» **Aim of the task**
Only lines holding "Answer" are wanted; copy each of them from the records below.

------------------------------------------------------------

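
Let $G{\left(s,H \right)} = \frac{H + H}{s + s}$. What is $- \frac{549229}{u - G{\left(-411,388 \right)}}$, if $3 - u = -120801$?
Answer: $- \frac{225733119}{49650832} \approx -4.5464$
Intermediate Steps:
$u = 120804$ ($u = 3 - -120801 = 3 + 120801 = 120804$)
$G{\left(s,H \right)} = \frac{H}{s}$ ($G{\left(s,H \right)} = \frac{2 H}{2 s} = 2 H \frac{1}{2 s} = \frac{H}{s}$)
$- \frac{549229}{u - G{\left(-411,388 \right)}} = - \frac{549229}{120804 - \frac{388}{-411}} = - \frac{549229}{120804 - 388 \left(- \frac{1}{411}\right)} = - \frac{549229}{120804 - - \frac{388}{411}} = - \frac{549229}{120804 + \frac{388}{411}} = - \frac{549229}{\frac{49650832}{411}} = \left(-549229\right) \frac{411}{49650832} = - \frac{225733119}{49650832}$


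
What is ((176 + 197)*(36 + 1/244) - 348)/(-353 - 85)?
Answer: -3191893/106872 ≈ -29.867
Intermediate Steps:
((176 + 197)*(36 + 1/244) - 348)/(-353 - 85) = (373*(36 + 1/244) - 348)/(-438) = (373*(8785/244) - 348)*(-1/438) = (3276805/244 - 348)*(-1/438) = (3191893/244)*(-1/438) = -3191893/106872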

------------------------------------------------------------

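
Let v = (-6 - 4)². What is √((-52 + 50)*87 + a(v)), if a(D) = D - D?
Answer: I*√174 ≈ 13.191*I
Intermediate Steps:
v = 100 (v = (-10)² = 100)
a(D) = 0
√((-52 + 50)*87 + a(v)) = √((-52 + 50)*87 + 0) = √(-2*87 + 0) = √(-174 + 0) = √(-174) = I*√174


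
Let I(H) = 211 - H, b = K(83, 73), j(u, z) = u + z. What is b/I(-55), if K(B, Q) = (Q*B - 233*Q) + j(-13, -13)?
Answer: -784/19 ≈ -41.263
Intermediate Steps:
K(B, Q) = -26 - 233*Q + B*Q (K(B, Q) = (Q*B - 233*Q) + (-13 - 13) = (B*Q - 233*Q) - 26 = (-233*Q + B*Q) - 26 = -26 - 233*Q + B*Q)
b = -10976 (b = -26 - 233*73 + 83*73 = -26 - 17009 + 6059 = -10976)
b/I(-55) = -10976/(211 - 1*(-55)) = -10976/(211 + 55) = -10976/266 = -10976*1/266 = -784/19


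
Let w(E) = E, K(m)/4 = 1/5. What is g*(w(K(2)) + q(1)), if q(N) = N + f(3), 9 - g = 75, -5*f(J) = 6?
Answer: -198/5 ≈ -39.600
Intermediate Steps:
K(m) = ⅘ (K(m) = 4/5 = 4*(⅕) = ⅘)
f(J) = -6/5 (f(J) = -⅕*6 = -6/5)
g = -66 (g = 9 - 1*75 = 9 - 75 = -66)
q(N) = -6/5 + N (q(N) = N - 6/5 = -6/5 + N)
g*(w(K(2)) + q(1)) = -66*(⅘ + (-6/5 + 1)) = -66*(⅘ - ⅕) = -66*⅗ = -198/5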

------------------------------------------------------------

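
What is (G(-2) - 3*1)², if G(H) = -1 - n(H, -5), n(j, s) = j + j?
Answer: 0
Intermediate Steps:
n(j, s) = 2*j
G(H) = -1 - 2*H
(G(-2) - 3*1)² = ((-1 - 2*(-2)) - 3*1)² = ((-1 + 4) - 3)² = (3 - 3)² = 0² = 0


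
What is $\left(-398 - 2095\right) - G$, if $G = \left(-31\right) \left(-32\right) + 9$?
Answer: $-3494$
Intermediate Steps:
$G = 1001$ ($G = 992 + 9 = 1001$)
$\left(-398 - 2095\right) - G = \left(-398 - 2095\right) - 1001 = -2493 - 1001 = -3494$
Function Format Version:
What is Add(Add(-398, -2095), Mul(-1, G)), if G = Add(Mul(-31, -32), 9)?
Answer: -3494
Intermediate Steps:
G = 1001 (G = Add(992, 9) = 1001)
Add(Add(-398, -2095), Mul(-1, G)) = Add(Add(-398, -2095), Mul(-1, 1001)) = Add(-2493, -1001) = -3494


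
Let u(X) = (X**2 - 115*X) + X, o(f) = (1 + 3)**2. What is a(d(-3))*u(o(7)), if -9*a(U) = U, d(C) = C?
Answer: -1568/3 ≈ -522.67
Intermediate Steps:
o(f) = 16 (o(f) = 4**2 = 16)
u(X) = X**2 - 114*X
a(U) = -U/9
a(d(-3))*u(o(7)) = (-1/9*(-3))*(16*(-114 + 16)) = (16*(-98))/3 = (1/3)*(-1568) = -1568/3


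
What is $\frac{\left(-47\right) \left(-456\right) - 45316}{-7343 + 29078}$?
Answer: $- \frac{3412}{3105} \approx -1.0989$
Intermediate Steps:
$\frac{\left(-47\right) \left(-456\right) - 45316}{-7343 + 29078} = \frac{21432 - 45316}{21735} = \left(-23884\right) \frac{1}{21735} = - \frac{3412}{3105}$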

------------------------------------------------------------

» **Result of this task**
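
Answer: $- \frac{225733119}{49650832} \approx -4.5464$
Answer: -3191893/106872 ≈ -29.867
Answer: I*√174 ≈ 13.191*I
Answer: -784/19 ≈ -41.263
Answer: -198/5 ≈ -39.600
Answer: 0
Answer: $-3494$
Answer: -3494
Answer: -1568/3 ≈ -522.67
Answer: $- \frac{3412}{3105} \approx -1.0989$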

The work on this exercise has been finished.